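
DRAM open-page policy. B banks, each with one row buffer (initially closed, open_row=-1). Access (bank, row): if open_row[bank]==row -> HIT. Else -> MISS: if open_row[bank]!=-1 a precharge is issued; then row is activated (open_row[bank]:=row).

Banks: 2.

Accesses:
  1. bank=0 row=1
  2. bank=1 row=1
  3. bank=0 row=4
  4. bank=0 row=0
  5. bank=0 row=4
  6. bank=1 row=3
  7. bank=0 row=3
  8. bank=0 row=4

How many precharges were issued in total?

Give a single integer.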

____

* _Exercise directions_
Everything before the line containing "1. bank=0 row=1" stays out. Write out that line and the rest of the entries exactly.

* _Solution to the exercise_
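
  1. bank=0 row=1
  2. bank=1 row=1
  3. bank=0 row=4
  4. bank=0 row=0
  5. bank=0 row=4
  6. bank=1 row=3
  7. bank=0 row=3
  8. bank=0 row=4

How many precharges were issued in total?

Give a single integer.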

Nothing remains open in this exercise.